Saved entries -

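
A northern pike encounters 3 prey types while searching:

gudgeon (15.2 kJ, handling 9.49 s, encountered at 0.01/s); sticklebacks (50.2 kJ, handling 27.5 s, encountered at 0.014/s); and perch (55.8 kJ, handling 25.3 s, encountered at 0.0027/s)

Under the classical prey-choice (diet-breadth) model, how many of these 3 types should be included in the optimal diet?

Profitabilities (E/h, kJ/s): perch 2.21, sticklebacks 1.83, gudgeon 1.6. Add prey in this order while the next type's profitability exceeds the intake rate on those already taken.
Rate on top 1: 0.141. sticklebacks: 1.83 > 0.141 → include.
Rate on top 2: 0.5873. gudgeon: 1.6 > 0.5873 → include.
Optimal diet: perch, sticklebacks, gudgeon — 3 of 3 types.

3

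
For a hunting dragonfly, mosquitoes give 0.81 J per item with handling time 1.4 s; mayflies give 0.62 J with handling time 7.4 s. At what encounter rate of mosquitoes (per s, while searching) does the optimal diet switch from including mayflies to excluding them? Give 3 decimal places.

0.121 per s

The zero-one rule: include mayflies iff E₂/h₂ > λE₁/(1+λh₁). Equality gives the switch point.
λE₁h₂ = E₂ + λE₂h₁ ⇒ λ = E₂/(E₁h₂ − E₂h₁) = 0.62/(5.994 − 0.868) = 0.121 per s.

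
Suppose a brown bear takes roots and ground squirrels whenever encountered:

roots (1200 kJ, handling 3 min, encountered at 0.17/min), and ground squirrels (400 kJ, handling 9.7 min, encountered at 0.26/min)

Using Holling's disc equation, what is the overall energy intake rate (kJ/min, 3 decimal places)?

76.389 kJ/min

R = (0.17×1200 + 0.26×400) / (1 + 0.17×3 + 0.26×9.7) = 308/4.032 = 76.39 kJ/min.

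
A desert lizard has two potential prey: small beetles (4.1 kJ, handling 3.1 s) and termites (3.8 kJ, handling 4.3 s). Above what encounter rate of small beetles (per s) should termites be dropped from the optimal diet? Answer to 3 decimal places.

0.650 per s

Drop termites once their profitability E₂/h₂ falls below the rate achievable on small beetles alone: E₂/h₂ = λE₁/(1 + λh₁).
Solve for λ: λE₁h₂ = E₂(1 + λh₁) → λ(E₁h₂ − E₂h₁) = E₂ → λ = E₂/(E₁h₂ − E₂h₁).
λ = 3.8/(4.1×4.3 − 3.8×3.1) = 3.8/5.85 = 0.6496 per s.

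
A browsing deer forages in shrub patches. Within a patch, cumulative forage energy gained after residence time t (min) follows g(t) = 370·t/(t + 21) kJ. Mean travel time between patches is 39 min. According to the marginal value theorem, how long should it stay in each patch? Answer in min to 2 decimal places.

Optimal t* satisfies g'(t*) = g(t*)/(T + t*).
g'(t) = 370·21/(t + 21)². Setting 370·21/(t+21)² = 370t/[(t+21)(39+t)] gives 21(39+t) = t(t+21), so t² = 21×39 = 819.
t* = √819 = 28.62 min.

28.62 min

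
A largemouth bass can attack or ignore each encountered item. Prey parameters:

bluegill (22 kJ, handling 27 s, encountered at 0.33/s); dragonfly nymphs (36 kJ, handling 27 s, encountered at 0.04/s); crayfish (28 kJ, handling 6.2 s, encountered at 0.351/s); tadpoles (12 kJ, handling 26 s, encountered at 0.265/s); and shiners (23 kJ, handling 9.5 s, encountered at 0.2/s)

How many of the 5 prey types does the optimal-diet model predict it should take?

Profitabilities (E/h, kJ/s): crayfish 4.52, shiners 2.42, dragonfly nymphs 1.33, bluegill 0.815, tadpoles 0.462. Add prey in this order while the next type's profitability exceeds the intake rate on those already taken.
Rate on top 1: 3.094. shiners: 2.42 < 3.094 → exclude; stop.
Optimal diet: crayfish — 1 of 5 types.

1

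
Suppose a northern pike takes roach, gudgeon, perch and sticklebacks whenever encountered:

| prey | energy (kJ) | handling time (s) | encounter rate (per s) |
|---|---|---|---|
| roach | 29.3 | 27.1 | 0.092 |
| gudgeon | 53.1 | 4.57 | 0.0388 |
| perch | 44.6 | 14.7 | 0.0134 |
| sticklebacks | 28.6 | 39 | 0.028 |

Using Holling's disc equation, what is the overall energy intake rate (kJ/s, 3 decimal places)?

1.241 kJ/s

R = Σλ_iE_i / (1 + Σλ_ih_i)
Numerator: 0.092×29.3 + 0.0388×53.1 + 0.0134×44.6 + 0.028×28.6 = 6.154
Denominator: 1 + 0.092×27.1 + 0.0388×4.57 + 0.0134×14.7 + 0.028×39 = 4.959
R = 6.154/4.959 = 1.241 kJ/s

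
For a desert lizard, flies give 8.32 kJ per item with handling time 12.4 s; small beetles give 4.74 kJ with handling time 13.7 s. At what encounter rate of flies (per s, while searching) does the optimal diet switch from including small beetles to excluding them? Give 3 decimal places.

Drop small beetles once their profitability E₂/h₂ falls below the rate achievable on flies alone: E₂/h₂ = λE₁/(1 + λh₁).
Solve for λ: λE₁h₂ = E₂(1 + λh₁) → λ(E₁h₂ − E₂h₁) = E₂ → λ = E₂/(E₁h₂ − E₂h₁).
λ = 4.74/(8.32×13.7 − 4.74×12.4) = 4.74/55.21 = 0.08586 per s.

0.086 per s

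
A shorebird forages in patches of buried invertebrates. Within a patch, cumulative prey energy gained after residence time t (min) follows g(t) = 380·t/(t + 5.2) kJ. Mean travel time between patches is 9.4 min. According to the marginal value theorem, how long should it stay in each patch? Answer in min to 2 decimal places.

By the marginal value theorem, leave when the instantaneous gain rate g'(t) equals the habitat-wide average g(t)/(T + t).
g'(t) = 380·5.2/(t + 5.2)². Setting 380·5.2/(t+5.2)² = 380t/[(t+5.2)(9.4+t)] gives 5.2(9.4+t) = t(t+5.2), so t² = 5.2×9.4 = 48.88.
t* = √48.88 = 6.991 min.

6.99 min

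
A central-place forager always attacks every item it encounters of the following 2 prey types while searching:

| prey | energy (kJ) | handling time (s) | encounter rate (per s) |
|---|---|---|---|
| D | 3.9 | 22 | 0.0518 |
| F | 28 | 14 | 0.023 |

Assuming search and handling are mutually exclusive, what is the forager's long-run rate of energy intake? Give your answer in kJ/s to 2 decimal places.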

EXERCISE GOAL - The word "roach" may appear on some lines of these records; state how many such lines there are, and nothing else.

RESULT OF THE TASK - 2